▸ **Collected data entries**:
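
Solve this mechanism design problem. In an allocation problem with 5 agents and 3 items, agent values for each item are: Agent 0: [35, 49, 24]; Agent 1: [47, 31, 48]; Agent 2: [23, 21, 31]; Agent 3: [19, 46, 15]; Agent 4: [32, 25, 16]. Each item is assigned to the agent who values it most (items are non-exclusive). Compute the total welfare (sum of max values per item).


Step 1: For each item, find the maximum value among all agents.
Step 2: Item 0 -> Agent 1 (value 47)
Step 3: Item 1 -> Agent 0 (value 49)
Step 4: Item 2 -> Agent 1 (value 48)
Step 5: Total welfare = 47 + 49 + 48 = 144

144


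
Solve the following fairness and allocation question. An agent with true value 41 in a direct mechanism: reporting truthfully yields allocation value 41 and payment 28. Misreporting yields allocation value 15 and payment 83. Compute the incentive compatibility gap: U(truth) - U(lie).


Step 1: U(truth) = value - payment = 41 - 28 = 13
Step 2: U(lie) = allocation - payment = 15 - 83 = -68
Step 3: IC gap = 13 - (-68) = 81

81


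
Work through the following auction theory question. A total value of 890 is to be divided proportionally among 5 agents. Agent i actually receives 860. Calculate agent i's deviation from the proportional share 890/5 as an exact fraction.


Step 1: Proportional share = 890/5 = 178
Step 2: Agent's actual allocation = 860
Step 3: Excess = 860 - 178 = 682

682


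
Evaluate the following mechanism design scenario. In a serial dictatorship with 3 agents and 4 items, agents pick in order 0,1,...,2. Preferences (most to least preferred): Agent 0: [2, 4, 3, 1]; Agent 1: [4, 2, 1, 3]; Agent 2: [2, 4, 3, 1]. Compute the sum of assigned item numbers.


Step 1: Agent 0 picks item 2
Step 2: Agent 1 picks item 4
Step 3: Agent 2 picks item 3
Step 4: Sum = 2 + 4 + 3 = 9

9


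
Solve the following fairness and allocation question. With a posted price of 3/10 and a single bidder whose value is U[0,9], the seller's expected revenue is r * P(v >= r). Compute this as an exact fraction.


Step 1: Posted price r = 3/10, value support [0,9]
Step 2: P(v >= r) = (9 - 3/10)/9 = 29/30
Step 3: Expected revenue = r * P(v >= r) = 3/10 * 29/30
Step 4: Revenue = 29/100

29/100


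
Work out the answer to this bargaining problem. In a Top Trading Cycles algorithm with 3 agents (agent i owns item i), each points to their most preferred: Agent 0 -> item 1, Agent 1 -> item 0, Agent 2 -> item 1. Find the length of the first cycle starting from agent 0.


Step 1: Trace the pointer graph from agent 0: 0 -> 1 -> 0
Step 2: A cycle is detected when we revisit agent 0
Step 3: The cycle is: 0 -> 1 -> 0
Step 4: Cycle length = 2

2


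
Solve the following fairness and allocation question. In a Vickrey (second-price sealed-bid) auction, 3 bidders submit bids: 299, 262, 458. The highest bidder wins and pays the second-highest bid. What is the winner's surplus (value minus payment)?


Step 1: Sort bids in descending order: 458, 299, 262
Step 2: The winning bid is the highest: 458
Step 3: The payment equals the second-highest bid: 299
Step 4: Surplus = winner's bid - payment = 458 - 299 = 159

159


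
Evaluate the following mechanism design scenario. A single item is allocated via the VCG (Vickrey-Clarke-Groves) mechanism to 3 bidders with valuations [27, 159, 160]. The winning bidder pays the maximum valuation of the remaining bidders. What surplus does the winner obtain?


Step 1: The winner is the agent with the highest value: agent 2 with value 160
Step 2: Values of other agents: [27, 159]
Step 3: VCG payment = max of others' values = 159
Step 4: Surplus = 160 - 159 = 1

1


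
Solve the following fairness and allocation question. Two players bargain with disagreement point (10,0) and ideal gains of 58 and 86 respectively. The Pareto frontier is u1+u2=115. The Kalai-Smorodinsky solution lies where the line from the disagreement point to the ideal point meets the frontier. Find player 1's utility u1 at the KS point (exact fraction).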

▸ **What is required**:
Return each line above exactly as it appears.

▸ **Task solution**:
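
Solve this mechanism design problem. In an allocation problem with 5 agents and 3 items, agent values for each item are: Agent 0: [35, 49, 24]; Agent 1: [47, 31, 48]; Agent 2: [23, 21, 31]; Agent 3: [19, 46, 15]; Agent 4: [32, 25, 16]. Each item is assigned to the agent who values it most (items are non-exclusive). Compute the total welfare (sum of max values per item).


Step 1: For each item, find the maximum value among all agents.
Step 2: Item 0 -> Agent 1 (value 47)
Step 3: Item 1 -> Agent 0 (value 49)
Step 4: Item 2 -> Agent 1 (value 48)
Step 5: Total welfare = 47 + 49 + 48 = 144

144


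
Solve the following fairness and allocation question. An agent with true value 41 in a direct mechanism: reporting truthfully yields allocation value 41 and payment 28. Misreporting yields allocation value 15 and payment 83. Compute the incentive compatibility gap: U(truth) - U(lie).


Step 1: U(truth) = value - payment = 41 - 28 = 13
Step 2: U(lie) = allocation - payment = 15 - 83 = -68
Step 3: IC gap = 13 - (-68) = 81

81


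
Work through the following auction theory question. A total value of 890 is to be divided proportionally among 5 agents. Agent i actually receives 860. Calculate agent i's deviation from the proportional share 890/5 as an exact fraction.


Step 1: Proportional share = 890/5 = 178
Step 2: Agent's actual allocation = 860
Step 3: Excess = 860 - 178 = 682

682


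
Evaluate the following mechanism design scenario. In a serial dictatorship with 3 agents and 4 items, agents pick in order 0,1,...,2. Preferences (most to least preferred): Agent 0: [2, 4, 3, 1]; Agent 1: [4, 2, 1, 3]; Agent 2: [2, 4, 3, 1]. Compute the sum of assigned item numbers.


Step 1: Agent 0 picks item 2
Step 2: Agent 1 picks item 4
Step 3: Agent 2 picks item 3
Step 4: Sum = 2 + 4 + 3 = 9

9


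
Solve the following fairness and allocation question. With a posted price of 3/10 and a single bidder whose value is U[0,9], the seller's expected revenue is r * P(v >= r). Compute this as an exact fraction.


Step 1: Posted price r = 3/10, value support [0,9]
Step 2: P(v >= r) = (9 - 3/10)/9 = 29/30
Step 3: Expected revenue = r * P(v >= r) = 3/10 * 29/30
Step 4: Revenue = 29/100

29/100


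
Work out the answer to this bargaining problem. In a Top Trading Cycles algorithm with 3 agents (agent i owns item i), each points to their most preferred: Agent 0 -> item 1, Agent 1 -> item 0, Agent 2 -> item 1. Find the length of the first cycle starting from agent 0.


Step 1: Trace the pointer graph from agent 0: 0 -> 1 -> 0
Step 2: A cycle is detected when we revisit agent 0
Step 3: The cycle is: 0 -> 1 -> 0
Step 4: Cycle length = 2

2


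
Solve the following fairness and allocation question. In a Vickrey (second-price sealed-bid) auction, 3 bidders submit bids: 299, 262, 458. The highest bidder wins and pays the second-highest bid. What is the winner's surplus (value minus payment)?


Step 1: Sort bids in descending order: 458, 299, 262
Step 2: The winning bid is the highest: 458
Step 3: The payment equals the second-highest bid: 299
Step 4: Surplus = winner's bid - payment = 458 - 299 = 159

159


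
Evaluate the following mechanism design scenario. A single item is allocated via the VCG (Vickrey-Clarke-Groves) mechanism to 3 bidders with valuations [27, 159, 160]. The winning bidder pays the maximum valuation of the remaining bidders. What surplus does the winner obtain?


Step 1: The winner is the agent with the highest value: agent 2 with value 160
Step 2: Values of other agents: [27, 159]
Step 3: VCG payment = max of others' values = 159
Step 4: Surplus = 160 - 159 = 1

1


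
Solve the following fairness and allocation question. Two players bargain with disagreement point (10,0) and ideal gains of 58 and 86 respectively. The Pareto frontier is u1+u2=115. The Kalai-Smorodinsky solution lies where the line from the disagreement point to the ideal point meets the frontier. Find player 1's utility u1 at the KS point (exact fraction).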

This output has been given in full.